* **Problem to solve**:
Once you have read the entries below, give them all again without any difference.

* **Source data**:

────────────────

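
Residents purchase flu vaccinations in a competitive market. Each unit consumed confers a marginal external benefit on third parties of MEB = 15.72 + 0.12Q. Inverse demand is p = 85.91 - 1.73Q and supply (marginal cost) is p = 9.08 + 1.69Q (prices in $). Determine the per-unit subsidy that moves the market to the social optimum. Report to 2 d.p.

subsidy = $19.09 per unit

Social marginal benefit = demand + MEB = 101.63 - 1.61Q.
Set SMB = MC: 101.63 - 1.61Q = 9.08 + 1.69Q → Q* = 28.0455.
The Pigouvian subsidy equals MEB at Q*: 15.72 + 0.12×28.0455 = 19.0855.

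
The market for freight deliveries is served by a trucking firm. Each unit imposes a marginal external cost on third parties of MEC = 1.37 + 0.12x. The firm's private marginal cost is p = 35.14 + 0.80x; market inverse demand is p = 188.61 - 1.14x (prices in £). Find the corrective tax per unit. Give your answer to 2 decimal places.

tax = £10.23 per unit

Social marginal cost = private MC + MEC = 36.51 + 0.92x.
Set SMC = demand: 36.51 + 0.92x = 188.61 - 1.14x → x* = 73.8350.
The Pigouvian tax equals MEC at x*: 1.37 + 0.12×73.8350 = 10.2302.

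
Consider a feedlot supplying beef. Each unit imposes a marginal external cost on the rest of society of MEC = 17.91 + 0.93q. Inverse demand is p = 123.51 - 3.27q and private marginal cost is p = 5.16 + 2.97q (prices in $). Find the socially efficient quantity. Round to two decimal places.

Social marginal cost = private MC + MEC = 23.07 + 3.90q.
Set SMC = demand: 23.07 + 3.90q = 123.51 - 3.27q → q* = 14.0084.

q* = 14.01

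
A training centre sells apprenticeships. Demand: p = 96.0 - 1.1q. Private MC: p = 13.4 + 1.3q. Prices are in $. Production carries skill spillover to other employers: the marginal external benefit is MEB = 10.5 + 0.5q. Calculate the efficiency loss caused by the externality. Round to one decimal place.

Market equilibrium (private): 13.4 + 1.3q = 96.0 - 1.1q → q_m = 34.4167.
Social marginal cost = private MC − MEB = 2.9 + 0.8q.
Set SMC = demand: 2.9 + 0.8q = 96.0 - 1.1q → q* = 49.0000.
Height of the DWL triangle at q_m is demand(q_m) − SMC(q_m) = MEB(q_m) = 27.7083.
DWL = ½ × 14.5833 × 27.7083 = 202.0392.

DWL = $202.0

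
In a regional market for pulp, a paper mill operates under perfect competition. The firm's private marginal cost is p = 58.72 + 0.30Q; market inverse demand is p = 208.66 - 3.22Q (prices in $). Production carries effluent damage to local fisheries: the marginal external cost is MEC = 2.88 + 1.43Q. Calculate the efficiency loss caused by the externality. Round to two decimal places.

Market equilibrium (private): 58.72 + 0.30Q = 208.66 - 3.22Q → Q_m = 42.5966.
Social marginal cost = private MC + MEC = 61.60 + 1.73Q.
Set SMC = demand: 61.60 + 1.73Q = 208.66 - 3.22Q → Q* = 29.7091.
The welfare-loss triangle has base |Q_m − Q*| and height MEC(Q_m) (the vertical gap between SMC and demand is zero at Q* and MEC at Q_m).
DWL = ½ × 12.8875 × 63.7931 = 411.0668.

DWL = $411.07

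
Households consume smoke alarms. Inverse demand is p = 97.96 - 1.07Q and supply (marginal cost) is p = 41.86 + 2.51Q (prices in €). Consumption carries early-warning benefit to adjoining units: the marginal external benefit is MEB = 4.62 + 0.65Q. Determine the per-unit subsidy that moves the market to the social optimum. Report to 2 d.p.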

────────────────

* **Solution for this exercise**:
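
Residents purchase flu vaccinations in a competitive market. Each unit consumed confers a marginal external benefit on third parties of MEB = 15.72 + 0.12Q. Inverse demand is p = 85.91 - 1.73Q and supply (marginal cost) is p = 9.08 + 1.69Q (prices in $). Determine the per-unit subsidy that moves the market to the social optimum. Report to 2 d.p.

subsidy = $19.09 per unit

Social marginal benefit = demand + MEB = 101.63 - 1.61Q.
Set SMB = MC: 101.63 - 1.61Q = 9.08 + 1.69Q → Q* = 28.0455.
The Pigouvian subsidy equals MEB at Q*: 15.72 + 0.12×28.0455 = 19.0855.

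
The market for freight deliveries is served by a trucking firm. Each unit imposes a marginal external cost on third parties of MEC = 1.37 + 0.12x. The firm's private marginal cost is p = 35.14 + 0.80x; market inverse demand is p = 188.61 - 1.14x (prices in £). Find the corrective tax per unit. Give your answer to 2 decimal places.

tax = £10.23 per unit

Social marginal cost = private MC + MEC = 36.51 + 0.92x.
Set SMC = demand: 36.51 + 0.92x = 188.61 - 1.14x → x* = 73.8350.
The Pigouvian tax equals MEC at x*: 1.37 + 0.12×73.8350 = 10.2302.

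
Consider a feedlot supplying beef. Each unit imposes a marginal external cost on the rest of society of MEC = 17.91 + 0.93q. Inverse demand is p = 123.51 - 3.27q and private marginal cost is p = 5.16 + 2.97q (prices in $). Find the socially efficient quantity. Round to two decimal places.

Social marginal cost = private MC + MEC = 23.07 + 3.90q.
Set SMC = demand: 23.07 + 3.90q = 123.51 - 3.27q → q* = 14.0084.

q* = 14.01

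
A training centre sells apprenticeships. Demand: p = 96.0 - 1.1q. Private MC: p = 13.4 + 1.3q. Prices are in $. Production carries skill spillover to other employers: the marginal external benefit is MEB = 10.5 + 0.5q. Calculate the efficiency loss caused by the externality. Round to one decimal place.

Market equilibrium (private): 13.4 + 1.3q = 96.0 - 1.1q → q_m = 34.4167.
Social marginal cost = private MC − MEB = 2.9 + 0.8q.
Set SMC = demand: 2.9 + 0.8q = 96.0 - 1.1q → q* = 49.0000.
Height of the DWL triangle at q_m is demand(q_m) − SMC(q_m) = MEB(q_m) = 27.7083.
DWL = ½ × 14.5833 × 27.7083 = 202.0392.

DWL = $202.0

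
In a regional market for pulp, a paper mill operates under perfect competition. The firm's private marginal cost is p = 58.72 + 0.30Q; market inverse demand is p = 208.66 - 3.22Q (prices in $). Production carries effluent damage to local fisheries: the marginal external cost is MEC = 2.88 + 1.43Q. Calculate the efficiency loss caused by the externality. Round to two decimal places.

Market equilibrium (private): 58.72 + 0.30Q = 208.66 - 3.22Q → Q_m = 42.5966.
Social marginal cost = private MC + MEC = 61.60 + 1.73Q.
Set SMC = demand: 61.60 + 1.73Q = 208.66 - 3.22Q → Q* = 29.7091.
The welfare-loss triangle has base |Q_m − Q*| and height MEC(Q_m) (the vertical gap between SMC and demand is zero at Q* and MEC at Q_m).
DWL = ½ × 12.8875 × 63.7931 = 411.0668.

DWL = $411.07

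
Households consume smoke alarms. Inverse demand is p = 97.96 - 1.07Q and supply (marginal cost) is p = 41.86 + 2.51Q (prices in €). Consumption carries early-warning benefit to adjoining units: the marginal external benefit is MEB = 4.62 + 0.65Q. Determine the per-unit subsidy that moves the market to the social optimum. Report to 2 d.p.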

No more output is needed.